• [What this task involves]: Scan the data below and state the number of lines that include the word "Hilbert", adding no comment.
··········
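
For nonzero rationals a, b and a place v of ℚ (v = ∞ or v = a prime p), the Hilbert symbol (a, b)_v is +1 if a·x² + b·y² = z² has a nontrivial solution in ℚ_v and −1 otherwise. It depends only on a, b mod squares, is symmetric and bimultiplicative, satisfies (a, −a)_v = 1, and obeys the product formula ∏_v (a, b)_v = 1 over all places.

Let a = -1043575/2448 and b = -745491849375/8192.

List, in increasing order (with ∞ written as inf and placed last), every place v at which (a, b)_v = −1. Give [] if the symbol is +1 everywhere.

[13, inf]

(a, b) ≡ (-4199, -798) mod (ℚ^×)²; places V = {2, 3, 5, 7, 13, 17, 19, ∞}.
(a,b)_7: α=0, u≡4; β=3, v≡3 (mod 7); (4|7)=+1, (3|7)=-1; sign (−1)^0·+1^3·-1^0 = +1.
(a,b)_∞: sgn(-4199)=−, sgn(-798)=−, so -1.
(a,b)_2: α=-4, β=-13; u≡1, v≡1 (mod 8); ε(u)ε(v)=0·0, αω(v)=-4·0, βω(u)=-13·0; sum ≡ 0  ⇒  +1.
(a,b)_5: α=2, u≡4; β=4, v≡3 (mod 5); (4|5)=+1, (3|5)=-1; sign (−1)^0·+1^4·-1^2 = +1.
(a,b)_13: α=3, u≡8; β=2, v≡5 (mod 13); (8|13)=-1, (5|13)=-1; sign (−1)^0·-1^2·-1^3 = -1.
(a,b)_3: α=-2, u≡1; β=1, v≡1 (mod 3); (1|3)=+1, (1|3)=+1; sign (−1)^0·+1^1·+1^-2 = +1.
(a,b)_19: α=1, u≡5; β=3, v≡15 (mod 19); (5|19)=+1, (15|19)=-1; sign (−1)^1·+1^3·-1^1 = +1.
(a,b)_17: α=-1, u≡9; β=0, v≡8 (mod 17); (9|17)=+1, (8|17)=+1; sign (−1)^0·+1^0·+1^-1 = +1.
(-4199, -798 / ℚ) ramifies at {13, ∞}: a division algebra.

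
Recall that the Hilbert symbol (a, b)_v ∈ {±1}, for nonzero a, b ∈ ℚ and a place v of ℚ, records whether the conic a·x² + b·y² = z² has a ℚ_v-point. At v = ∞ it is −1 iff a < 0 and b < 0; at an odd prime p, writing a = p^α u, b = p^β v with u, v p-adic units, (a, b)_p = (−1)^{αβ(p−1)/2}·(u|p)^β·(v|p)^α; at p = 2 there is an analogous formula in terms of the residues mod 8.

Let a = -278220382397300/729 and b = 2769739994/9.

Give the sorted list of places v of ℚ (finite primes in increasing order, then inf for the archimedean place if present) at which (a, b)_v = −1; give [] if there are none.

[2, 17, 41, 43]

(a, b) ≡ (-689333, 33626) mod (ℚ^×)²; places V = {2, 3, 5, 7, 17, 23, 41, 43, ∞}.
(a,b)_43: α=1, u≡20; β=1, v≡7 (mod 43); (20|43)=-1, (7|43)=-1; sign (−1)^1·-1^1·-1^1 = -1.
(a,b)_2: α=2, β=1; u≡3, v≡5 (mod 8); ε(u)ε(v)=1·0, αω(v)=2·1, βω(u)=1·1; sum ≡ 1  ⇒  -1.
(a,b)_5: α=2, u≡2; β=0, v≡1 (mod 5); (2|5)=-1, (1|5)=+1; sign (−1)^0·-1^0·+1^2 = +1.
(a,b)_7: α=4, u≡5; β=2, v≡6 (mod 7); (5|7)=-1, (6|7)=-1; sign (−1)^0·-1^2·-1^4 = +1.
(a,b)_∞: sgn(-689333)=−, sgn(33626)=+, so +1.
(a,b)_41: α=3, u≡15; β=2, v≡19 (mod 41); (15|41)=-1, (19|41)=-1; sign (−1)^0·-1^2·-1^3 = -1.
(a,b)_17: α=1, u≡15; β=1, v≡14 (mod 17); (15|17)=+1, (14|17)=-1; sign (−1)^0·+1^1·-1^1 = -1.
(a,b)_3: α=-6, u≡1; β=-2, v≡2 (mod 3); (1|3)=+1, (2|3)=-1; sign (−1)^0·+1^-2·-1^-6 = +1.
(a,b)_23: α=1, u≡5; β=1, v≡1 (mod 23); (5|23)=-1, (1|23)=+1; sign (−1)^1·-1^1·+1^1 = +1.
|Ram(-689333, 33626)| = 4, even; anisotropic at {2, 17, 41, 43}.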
··········
• [Answer area]: 2